╭──

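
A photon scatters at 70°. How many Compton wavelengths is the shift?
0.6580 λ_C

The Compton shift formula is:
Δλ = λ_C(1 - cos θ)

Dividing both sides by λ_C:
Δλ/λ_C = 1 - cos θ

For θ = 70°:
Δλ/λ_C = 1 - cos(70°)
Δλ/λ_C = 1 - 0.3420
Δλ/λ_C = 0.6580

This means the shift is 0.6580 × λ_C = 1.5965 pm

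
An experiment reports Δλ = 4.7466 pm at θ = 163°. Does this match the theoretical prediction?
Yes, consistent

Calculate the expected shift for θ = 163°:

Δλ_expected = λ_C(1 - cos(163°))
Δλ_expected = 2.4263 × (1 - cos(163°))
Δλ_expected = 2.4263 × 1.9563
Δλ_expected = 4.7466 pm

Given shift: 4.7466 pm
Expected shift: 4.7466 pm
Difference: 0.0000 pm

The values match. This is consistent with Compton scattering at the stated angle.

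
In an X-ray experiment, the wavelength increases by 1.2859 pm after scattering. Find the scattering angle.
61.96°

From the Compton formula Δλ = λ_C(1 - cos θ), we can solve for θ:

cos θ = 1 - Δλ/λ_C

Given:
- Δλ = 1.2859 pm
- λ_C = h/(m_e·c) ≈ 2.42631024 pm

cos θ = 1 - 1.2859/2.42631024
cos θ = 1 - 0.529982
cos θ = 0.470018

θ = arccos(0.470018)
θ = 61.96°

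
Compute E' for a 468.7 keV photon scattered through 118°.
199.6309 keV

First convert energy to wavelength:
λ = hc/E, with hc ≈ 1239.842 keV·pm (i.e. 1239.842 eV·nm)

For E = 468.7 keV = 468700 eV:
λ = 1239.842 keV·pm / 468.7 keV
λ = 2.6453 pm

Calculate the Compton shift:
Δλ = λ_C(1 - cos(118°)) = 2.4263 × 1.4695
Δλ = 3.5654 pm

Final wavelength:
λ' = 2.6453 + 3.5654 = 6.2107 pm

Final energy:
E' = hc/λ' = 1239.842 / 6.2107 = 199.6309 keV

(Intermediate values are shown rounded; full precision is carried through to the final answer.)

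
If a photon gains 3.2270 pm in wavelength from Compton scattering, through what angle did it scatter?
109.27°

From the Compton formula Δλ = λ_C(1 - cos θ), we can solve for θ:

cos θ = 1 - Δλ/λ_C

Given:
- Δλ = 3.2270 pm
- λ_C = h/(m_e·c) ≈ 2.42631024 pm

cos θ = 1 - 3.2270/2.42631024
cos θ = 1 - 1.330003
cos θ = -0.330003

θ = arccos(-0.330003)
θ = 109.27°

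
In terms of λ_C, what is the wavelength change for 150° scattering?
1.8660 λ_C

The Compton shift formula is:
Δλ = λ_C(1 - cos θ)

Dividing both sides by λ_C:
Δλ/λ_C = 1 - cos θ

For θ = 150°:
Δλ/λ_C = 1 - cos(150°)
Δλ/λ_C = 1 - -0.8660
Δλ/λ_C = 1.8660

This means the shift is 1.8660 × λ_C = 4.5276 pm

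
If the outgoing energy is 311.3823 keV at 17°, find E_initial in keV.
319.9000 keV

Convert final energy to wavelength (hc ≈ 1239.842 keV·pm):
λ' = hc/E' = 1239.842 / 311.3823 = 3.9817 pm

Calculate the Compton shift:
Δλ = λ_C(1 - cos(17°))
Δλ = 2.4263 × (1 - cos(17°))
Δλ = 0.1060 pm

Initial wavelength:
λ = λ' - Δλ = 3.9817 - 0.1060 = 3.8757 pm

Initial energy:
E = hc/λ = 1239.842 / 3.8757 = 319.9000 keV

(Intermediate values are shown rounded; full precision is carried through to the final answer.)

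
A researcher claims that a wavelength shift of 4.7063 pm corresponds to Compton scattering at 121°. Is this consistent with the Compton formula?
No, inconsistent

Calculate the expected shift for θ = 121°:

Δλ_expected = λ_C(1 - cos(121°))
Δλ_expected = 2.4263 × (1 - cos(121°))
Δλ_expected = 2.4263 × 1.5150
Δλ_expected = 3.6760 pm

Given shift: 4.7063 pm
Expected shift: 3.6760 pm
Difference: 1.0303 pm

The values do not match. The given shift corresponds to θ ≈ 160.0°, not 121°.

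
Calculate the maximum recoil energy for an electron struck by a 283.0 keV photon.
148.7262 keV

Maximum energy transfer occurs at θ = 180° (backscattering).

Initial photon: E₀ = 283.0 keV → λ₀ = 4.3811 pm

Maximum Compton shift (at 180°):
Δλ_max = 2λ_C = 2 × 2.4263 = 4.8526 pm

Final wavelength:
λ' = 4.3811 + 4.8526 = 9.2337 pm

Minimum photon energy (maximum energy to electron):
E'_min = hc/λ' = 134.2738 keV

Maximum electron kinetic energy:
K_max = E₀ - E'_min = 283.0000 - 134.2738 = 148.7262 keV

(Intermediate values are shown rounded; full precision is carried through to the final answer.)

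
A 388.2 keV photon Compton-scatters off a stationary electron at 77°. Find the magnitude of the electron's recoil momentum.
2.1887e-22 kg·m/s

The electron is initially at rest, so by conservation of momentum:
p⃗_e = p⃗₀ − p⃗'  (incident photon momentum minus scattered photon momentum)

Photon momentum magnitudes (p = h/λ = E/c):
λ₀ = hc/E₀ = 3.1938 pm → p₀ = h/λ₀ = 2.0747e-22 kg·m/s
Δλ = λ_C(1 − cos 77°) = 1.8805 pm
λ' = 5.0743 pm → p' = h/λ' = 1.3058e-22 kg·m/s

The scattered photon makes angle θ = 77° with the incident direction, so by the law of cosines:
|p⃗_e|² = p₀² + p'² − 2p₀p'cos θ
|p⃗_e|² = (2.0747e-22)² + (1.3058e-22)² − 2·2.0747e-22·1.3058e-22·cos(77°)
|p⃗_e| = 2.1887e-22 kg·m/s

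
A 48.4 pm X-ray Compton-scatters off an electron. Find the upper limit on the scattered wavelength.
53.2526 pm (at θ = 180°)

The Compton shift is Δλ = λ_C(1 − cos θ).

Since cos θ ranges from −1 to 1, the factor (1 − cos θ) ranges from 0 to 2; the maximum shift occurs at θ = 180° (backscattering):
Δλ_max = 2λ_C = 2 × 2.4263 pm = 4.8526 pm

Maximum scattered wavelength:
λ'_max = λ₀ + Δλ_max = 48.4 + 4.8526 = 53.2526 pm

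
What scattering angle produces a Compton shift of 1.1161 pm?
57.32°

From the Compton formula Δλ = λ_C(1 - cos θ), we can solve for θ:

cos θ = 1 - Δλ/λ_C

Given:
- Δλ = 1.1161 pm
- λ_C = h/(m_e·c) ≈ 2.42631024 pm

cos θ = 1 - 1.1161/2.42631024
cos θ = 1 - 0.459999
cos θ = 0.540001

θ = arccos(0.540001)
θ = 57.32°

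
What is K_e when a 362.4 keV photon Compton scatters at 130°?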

╰──

▶ **Description of the task**:
Every entry, from first to last, is to be reproduced exactly.

▶ **Finished task**:
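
A photon scatters at 70°. How many Compton wavelengths is the shift?
0.6580 λ_C

The Compton shift formula is:
Δλ = λ_C(1 - cos θ)

Dividing both sides by λ_C:
Δλ/λ_C = 1 - cos θ

For θ = 70°:
Δλ/λ_C = 1 - cos(70°)
Δλ/λ_C = 1 - 0.3420
Δλ/λ_C = 0.6580

This means the shift is 0.6580 × λ_C = 1.5965 pm

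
An experiment reports Δλ = 4.7466 pm at θ = 163°. Does this match the theoretical prediction?
Yes, consistent

Calculate the expected shift for θ = 163°:

Δλ_expected = λ_C(1 - cos(163°))
Δλ_expected = 2.4263 × (1 - cos(163°))
Δλ_expected = 2.4263 × 1.9563
Δλ_expected = 4.7466 pm

Given shift: 4.7466 pm
Expected shift: 4.7466 pm
Difference: 0.0000 pm

The values match. This is consistent with Compton scattering at the stated angle.

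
In an X-ray experiment, the wavelength increases by 1.2859 pm after scattering. Find the scattering angle.
61.96°

From the Compton formula Δλ = λ_C(1 - cos θ), we can solve for θ:

cos θ = 1 - Δλ/λ_C

Given:
- Δλ = 1.2859 pm
- λ_C = h/(m_e·c) ≈ 2.42631024 pm

cos θ = 1 - 1.2859/2.42631024
cos θ = 1 - 0.529982
cos θ = 0.470018

θ = arccos(0.470018)
θ = 61.96°

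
Compute E' for a 468.7 keV photon scattered through 118°.
199.6309 keV

First convert energy to wavelength:
λ = hc/E, with hc ≈ 1239.842 keV·pm (i.e. 1239.842 eV·nm)

For E = 468.7 keV = 468700 eV:
λ = 1239.842 keV·pm / 468.7 keV
λ = 2.6453 pm

Calculate the Compton shift:
Δλ = λ_C(1 - cos(118°)) = 2.4263 × 1.4695
Δλ = 3.5654 pm

Final wavelength:
λ' = 2.6453 + 3.5654 = 6.2107 pm

Final energy:
E' = hc/λ' = 1239.842 / 6.2107 = 199.6309 keV

(Intermediate values are shown rounded; full precision is carried through to the final answer.)

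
If a photon gains 3.2270 pm in wavelength from Compton scattering, through what angle did it scatter?
109.27°

From the Compton formula Δλ = λ_C(1 - cos θ), we can solve for θ:

cos θ = 1 - Δλ/λ_C

Given:
- Δλ = 3.2270 pm
- λ_C = h/(m_e·c) ≈ 2.42631024 pm

cos θ = 1 - 3.2270/2.42631024
cos θ = 1 - 1.330003
cos θ = -0.330003

θ = arccos(-0.330003)
θ = 109.27°

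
In terms of λ_C, what is the wavelength change for 150° scattering?
1.8660 λ_C

The Compton shift formula is:
Δλ = λ_C(1 - cos θ)

Dividing both sides by λ_C:
Δλ/λ_C = 1 - cos θ

For θ = 150°:
Δλ/λ_C = 1 - cos(150°)
Δλ/λ_C = 1 - -0.8660
Δλ/λ_C = 1.8660

This means the shift is 1.8660 × λ_C = 4.5276 pm

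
If the outgoing energy is 311.3823 keV at 17°, find E_initial in keV.
319.9000 keV

Convert final energy to wavelength (hc ≈ 1239.842 keV·pm):
λ' = hc/E' = 1239.842 / 311.3823 = 3.9817 pm

Calculate the Compton shift:
Δλ = λ_C(1 - cos(17°))
Δλ = 2.4263 × (1 - cos(17°))
Δλ = 0.1060 pm

Initial wavelength:
λ = λ' - Δλ = 3.9817 - 0.1060 = 3.8757 pm

Initial energy:
E = hc/λ = 1239.842 / 3.8757 = 319.9000 keV

(Intermediate values are shown rounded; full precision is carried through to the final answer.)

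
A researcher claims that a wavelength shift of 4.7063 pm corresponds to Compton scattering at 121°. Is this consistent with the Compton formula?
No, inconsistent

Calculate the expected shift for θ = 121°:

Δλ_expected = λ_C(1 - cos(121°))
Δλ_expected = 2.4263 × (1 - cos(121°))
Δλ_expected = 2.4263 × 1.5150
Δλ_expected = 3.6760 pm

Given shift: 4.7063 pm
Expected shift: 3.6760 pm
Difference: 1.0303 pm

The values do not match. The given shift corresponds to θ ≈ 160.0°, not 121°.

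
Calculate the maximum recoil energy for an electron struck by a 283.0 keV photon.
148.7262 keV

Maximum energy transfer occurs at θ = 180° (backscattering).

Initial photon: E₀ = 283.0 keV → λ₀ = 4.3811 pm

Maximum Compton shift (at 180°):
Δλ_max = 2λ_C = 2 × 2.4263 = 4.8526 pm

Final wavelength:
λ' = 4.3811 + 4.8526 = 9.2337 pm

Minimum photon energy (maximum energy to electron):
E'_min = hc/λ' = 134.2738 keV

Maximum electron kinetic energy:
K_max = E₀ - E'_min = 283.0000 - 134.2738 = 148.7262 keV

(Intermediate values are shown rounded; full precision is carried through to the final answer.)

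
A 388.2 keV photon Compton-scatters off a stationary electron at 77°. Find the magnitude of the electron's recoil momentum.
2.1887e-22 kg·m/s

The electron is initially at rest, so by conservation of momentum:
p⃗_e = p⃗₀ − p⃗'  (incident photon momentum minus scattered photon momentum)

Photon momentum magnitudes (p = h/λ = E/c):
λ₀ = hc/E₀ = 3.1938 pm → p₀ = h/λ₀ = 2.0747e-22 kg·m/s
Δλ = λ_C(1 − cos 77°) = 1.8805 pm
λ' = 5.0743 pm → p' = h/λ' = 1.3058e-22 kg·m/s

The scattered photon makes angle θ = 77° with the incident direction, so by the law of cosines:
|p⃗_e|² = p₀² + p'² − 2p₀p'cos θ
|p⃗_e|² = (2.0747e-22)² + (1.3058e-22)² − 2·2.0747e-22·1.3058e-22·cos(77°)
|p⃗_e| = 2.1887e-22 kg·m/s

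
A 48.4 pm X-ray Compton-scatters off an electron. Find the upper limit on the scattered wavelength.
53.2526 pm (at θ = 180°)

The Compton shift is Δλ = λ_C(1 − cos θ).

Since cos θ ranges from −1 to 1, the factor (1 − cos θ) ranges from 0 to 2; the maximum shift occurs at θ = 180° (backscattering):
Δλ_max = 2λ_C = 2 × 2.4263 pm = 4.8526 pm

Maximum scattered wavelength:
λ'_max = λ₀ + Δλ_max = 48.4 + 4.8526 = 53.2526 pm

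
What scattering angle produces a Compton shift of 1.1161 pm?
57.32°

From the Compton formula Δλ = λ_C(1 - cos θ), we can solve for θ:

cos θ = 1 - Δλ/λ_C

Given:
- Δλ = 1.1161 pm
- λ_C = h/(m_e·c) ≈ 2.42631024 pm

cos θ = 1 - 1.1161/2.42631024
cos θ = 1 - 0.459999
cos θ = 0.540001

θ = arccos(0.540001)
θ = 57.32°

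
What is K_e when a 362.4 keV photon Compton scatters at 130°?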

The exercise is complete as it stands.